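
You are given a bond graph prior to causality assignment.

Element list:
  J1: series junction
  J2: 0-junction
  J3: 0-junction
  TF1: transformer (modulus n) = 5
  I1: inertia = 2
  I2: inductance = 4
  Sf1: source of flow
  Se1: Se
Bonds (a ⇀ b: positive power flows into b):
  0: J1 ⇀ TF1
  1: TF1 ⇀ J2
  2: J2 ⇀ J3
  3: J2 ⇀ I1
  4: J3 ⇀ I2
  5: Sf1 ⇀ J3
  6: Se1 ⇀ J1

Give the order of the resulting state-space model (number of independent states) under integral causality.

#5 |Sf1  (source Sf1 imposes f)
#6 |J1  (Se1 (Se) sets effort on bond)
#0 |TF1  (only one flow-in slot at J1)
#1 |J2  (through TF1, causality passes straight; one stroke at TF1)
#2 |J3  (J2 effort already set via bond 1)
#3 |I1  (common-e at J2 fixed by 1)
#4 |I2  (0-jn J3 has e-setter on 2)

2  (I1, I2 all integral)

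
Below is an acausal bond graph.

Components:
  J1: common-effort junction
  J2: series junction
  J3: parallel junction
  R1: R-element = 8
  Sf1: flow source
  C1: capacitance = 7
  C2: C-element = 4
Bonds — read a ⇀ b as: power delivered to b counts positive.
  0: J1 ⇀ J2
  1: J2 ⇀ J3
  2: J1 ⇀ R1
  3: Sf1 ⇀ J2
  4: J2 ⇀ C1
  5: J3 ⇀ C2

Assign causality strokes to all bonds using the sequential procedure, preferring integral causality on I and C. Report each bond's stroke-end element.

#0 →J2
#1 →J2
#2 →J1
#3 →Sf1
#4 →J2
#5 →J3

β3 →Sf1  (Sf1 (Sf) sets flow on bond)
β0 →J2  (J2: bond 3 brought flow, rest push out)
β1 →J2  (J2: bond 3 brought flow, rest push out)
β4 →J2  (1-jn J2 has f-setter on 3)
β5 →J3  (closing 0-jn rule on J3)
β2 →J1  (J1 needs exactly one e-in)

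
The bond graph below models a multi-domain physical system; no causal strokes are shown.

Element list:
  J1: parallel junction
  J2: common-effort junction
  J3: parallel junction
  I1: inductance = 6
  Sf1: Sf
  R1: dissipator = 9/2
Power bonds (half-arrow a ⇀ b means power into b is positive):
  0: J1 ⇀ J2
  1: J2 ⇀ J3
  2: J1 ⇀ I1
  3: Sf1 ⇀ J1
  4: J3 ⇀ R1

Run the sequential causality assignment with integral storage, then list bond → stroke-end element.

β0 |J1
β1 |J2
β2 |I1
β3 |Sf1
β4 |J3

bond 3 →Sf1  (Sf1: flow source, stroke at near end)
bond 2 →I1  (I1 integral (f out))
bond 0 →J1  (J1 needs exactly one e-in)
bond 1 →J2  (closing 0-jn rule on J2)
bond 4 →J3  (J3 needs exactly one e-in)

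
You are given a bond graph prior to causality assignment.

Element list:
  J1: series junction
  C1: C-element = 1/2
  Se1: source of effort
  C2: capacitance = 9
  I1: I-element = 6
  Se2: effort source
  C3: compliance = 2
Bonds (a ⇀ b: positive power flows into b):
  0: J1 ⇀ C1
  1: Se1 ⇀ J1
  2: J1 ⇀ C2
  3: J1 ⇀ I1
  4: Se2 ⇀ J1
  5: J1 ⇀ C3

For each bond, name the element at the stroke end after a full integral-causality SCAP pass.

bond 0 →J1
bond 1 →J1
bond 2 →J1
bond 3 →I1
bond 4 →J1
bond 5 →J1

b1 stroke at J1  (source Se1 imposes e)
b4 stroke at J1  (Se2: effort source, stroke at far end)
b0 stroke at J1  (C1 outputs effort q/C1)
b2 stroke at J1  (C2: C, integral causality)
b3 stroke at I1  (prefer integral on I1)
b5 stroke at J1  (J1: bond 3 brought flow, rest push out)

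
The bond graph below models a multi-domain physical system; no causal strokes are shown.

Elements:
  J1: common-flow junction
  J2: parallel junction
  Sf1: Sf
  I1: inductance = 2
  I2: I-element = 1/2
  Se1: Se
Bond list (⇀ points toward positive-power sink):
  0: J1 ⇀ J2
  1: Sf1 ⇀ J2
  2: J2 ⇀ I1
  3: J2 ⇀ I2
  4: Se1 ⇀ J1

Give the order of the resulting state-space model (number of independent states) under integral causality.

2  (I1, I2 all integral)

b1 |Sf1  (Sf1 fixes flow; stroke at Sf1)
b4 |J1  (Se1 (Se) sets effort on bond)
b0 |J2  (J1 needs exactly one f-in)
b2 |I1  (J2: bond 0 brought effort, rest push out)
b3 |I2  (J2: bond 0 brought effort, rest push out)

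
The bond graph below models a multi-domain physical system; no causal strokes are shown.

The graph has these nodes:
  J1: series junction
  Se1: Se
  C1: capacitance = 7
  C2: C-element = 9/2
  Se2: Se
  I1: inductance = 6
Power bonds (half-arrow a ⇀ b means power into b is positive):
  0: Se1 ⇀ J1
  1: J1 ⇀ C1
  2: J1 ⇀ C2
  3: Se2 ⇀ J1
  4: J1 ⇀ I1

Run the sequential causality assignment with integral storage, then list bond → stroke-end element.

bond 0 stroke at J1  (Se1: effort source, stroke at far end)
bond 3 stroke at J1  (source Se2 imposes e)
bond 1 stroke at J1  (C1: C, integral causality)
bond 2 stroke at J1  (C2 integral (e out))
bond 4 stroke at I1  (closing 1-jn rule on J1)

β0 stroke at J1
β1 stroke at J1
β2 stroke at J1
β3 stroke at J1
β4 stroke at I1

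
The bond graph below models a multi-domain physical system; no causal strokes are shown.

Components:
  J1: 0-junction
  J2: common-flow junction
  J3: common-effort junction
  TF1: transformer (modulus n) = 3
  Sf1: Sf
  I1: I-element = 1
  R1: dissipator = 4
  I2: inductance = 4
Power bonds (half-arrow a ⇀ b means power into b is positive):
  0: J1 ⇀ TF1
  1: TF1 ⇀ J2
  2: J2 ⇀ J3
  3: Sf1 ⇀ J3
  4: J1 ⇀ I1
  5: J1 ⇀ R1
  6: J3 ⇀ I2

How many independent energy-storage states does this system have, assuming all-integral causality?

bond 3 stroke at Sf1  (source Sf1 imposes f)
bond 4 stroke at I1  (I1: I, integral causality)
bond 6 stroke at I2  (prefer integral on I2)
bond 2 stroke at J3  (only one effort-in slot at J3)
bond 1 stroke at J2  (1-jn J2 has f-setter on 2)
bond 0 stroke at TF1  (TF1 one-in-one-out from 1)
bond 5 stroke at J1  (closing 0-jn rule on J1)

2  (I1, I2 all integral)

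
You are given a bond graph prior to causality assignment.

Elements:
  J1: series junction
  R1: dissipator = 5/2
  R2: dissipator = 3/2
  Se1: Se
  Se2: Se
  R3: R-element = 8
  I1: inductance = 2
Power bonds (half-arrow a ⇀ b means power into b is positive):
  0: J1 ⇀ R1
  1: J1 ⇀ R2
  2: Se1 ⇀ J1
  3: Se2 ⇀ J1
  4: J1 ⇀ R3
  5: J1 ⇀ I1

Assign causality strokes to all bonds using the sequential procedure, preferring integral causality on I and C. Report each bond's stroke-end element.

bond 0 →J1
bond 1 →J1
bond 2 →J1
bond 3 →J1
bond 4 →J1
bond 5 →I1

β2 stroke→J1  (Se1: effort source, stroke at far end)
β3 stroke→J1  (Se2 fixes effort; stroke away)
β5 stroke→I1  (I1: I, integral causality)
β0 stroke→J1  (J1: bond 5 brought flow, rest push out)
β1 stroke→J1  (common-f at J1 fixed by 5)
β4 stroke→J1  (J1: bond 5 brought flow, rest push out)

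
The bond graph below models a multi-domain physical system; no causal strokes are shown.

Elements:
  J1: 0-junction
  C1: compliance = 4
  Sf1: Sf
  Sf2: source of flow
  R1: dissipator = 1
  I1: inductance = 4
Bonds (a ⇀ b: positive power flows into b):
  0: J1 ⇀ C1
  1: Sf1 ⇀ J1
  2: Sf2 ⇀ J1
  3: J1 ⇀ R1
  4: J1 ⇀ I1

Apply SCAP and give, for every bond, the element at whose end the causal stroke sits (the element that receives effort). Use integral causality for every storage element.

β1 |Sf1  (Sf1: flow source, stroke at near end)
β2 |Sf2  (Sf2 fixes flow; stroke at Sf2)
β0 |J1  (C1 integral (e out))
β3 |R1  (J1 effort already set via bond 0)
β4 |I1  (J1: bond 0 brought effort, rest push out)

#0 →J1
#1 →Sf1
#2 →Sf2
#3 →R1
#4 →I1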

════════════════

§ Task item:
Each line between the start of the listing above and the line containing "C2: C-element = 4", with both ends counted, is to be set down unchanged.

§ Answer section:
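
You are given a bond graph prior to causality assignment.

Element list:
  J1: series junction
  J2: 0-junction
  J3: 0-junction
  TF1: transformer (modulus n) = 5
  I1: inertia = 2
  I2: inductance = 4
  Sf1: source of flow
  Se1: Se
Bonds (a ⇀ b: positive power flows into b):
  0: J1 ⇀ TF1
  1: TF1 ⇀ J2
  2: J2 ⇀ J3
  3: J2 ⇀ I1
  4: J3 ⇀ I2
  5: Sf1 ⇀ J3
  6: Se1 ⇀ J1

Give the order of the resulting state-space model (number of independent states) under integral causality.

#5 |Sf1  (source Sf1 imposes f)
#6 |J1  (Se1 (Se) sets effort on bond)
#0 |TF1  (only one flow-in slot at J1)
#1 |J2  (through TF1, causality passes straight; one stroke at TF1)
#2 |J3  (J2 effort already set via bond 1)
#3 |I1  (common-e at J2 fixed by 1)
#4 |I2  (0-jn J3 has e-setter on 2)

2  (I1, I2 all integral)

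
Below is an acausal bond graph.

Components:
  J1: common-effort junction
  J2: series junction
  J3: parallel junction
  R1: R-element = 8
  Sf1: flow source
  C1: capacitance = 7
  C2: C-element = 4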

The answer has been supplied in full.